WHAT TO DO >>
Wherever the word "Notation" appears in the entries, copy the whole line.

Source records >>
• • •
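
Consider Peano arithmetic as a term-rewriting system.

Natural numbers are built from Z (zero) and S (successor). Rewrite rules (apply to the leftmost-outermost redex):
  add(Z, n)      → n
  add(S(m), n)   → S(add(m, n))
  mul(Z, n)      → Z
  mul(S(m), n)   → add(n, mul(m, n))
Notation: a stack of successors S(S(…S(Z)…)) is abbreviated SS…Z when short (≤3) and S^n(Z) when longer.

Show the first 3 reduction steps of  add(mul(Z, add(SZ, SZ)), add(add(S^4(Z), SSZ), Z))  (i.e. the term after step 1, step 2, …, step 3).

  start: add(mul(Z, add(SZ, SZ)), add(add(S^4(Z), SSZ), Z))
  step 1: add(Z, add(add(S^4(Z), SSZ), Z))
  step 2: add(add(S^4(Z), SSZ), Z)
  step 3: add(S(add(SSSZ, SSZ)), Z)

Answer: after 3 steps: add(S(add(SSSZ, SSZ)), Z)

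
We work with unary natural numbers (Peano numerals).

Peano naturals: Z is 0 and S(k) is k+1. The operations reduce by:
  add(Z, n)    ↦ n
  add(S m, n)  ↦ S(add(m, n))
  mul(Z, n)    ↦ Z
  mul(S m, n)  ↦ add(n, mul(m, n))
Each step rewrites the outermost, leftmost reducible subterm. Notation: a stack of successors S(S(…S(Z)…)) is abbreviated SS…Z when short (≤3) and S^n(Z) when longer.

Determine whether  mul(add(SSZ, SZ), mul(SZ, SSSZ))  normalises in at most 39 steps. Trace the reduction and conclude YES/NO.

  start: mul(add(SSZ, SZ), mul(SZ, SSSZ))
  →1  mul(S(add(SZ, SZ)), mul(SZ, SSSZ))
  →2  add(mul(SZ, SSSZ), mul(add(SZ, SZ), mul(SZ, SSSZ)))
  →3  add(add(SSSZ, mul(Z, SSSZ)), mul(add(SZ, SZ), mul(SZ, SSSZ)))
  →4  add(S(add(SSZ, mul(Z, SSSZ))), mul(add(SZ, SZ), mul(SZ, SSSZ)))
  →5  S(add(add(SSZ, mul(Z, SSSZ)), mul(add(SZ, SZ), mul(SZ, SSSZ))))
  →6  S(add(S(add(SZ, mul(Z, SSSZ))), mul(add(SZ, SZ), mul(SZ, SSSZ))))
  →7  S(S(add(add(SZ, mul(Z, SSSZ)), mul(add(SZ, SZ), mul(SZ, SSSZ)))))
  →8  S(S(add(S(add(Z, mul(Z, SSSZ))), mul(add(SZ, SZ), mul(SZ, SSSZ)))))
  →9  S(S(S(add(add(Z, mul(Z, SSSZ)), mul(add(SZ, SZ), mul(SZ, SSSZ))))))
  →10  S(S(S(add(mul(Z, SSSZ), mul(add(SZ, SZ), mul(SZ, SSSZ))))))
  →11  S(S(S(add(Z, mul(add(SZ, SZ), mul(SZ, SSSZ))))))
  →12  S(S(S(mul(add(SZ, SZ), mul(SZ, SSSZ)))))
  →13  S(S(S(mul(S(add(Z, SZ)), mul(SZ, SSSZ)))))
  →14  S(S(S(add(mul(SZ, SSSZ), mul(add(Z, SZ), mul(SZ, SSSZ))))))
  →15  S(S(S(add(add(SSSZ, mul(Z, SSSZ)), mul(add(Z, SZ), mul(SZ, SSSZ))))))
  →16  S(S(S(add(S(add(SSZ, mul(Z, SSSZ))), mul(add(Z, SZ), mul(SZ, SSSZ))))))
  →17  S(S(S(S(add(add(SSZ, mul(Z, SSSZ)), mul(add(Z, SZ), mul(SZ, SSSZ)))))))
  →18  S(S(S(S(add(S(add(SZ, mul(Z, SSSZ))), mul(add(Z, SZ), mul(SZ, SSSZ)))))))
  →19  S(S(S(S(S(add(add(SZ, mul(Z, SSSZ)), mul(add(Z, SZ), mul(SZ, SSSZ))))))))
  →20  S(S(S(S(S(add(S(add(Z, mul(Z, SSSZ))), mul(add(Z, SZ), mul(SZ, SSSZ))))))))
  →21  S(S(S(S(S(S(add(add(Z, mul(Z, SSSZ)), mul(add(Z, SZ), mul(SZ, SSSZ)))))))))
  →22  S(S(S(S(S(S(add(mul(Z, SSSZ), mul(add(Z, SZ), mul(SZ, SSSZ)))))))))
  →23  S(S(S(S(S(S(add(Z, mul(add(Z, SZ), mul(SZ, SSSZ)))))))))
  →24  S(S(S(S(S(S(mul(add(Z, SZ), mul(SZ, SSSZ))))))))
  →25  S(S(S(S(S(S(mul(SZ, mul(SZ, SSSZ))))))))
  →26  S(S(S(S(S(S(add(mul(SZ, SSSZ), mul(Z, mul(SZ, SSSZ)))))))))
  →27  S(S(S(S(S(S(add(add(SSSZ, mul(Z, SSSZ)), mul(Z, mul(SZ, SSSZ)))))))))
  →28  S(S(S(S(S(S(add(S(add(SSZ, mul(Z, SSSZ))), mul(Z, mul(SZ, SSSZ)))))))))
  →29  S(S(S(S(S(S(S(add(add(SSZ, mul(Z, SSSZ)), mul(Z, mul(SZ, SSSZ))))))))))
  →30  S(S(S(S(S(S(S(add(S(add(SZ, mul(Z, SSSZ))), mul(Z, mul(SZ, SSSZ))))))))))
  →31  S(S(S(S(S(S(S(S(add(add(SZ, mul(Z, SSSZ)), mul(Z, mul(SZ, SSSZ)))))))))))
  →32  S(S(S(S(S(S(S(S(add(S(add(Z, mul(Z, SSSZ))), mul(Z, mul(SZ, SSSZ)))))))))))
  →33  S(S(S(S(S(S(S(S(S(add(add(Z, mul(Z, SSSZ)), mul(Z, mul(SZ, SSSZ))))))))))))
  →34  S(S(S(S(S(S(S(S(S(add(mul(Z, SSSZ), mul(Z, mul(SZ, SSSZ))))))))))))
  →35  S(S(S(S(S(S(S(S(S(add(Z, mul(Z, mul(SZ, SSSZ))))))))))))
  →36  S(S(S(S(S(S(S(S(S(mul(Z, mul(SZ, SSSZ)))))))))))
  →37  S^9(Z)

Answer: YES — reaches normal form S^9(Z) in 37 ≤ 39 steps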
• • •
EXPECTED ANSWER >>
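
Notation: a stack of successors S(S(…S(Z)…)) is abbreviated SS…Z when short (≤3) and S^n(Z) when longer.
Each step rewrites the outermost, leftmost reducible subterm. Notation: a stack of successors S(S(…S(Z)…)) is abbreviated SS…Z when short (≤3) and S^n(Z) when longer.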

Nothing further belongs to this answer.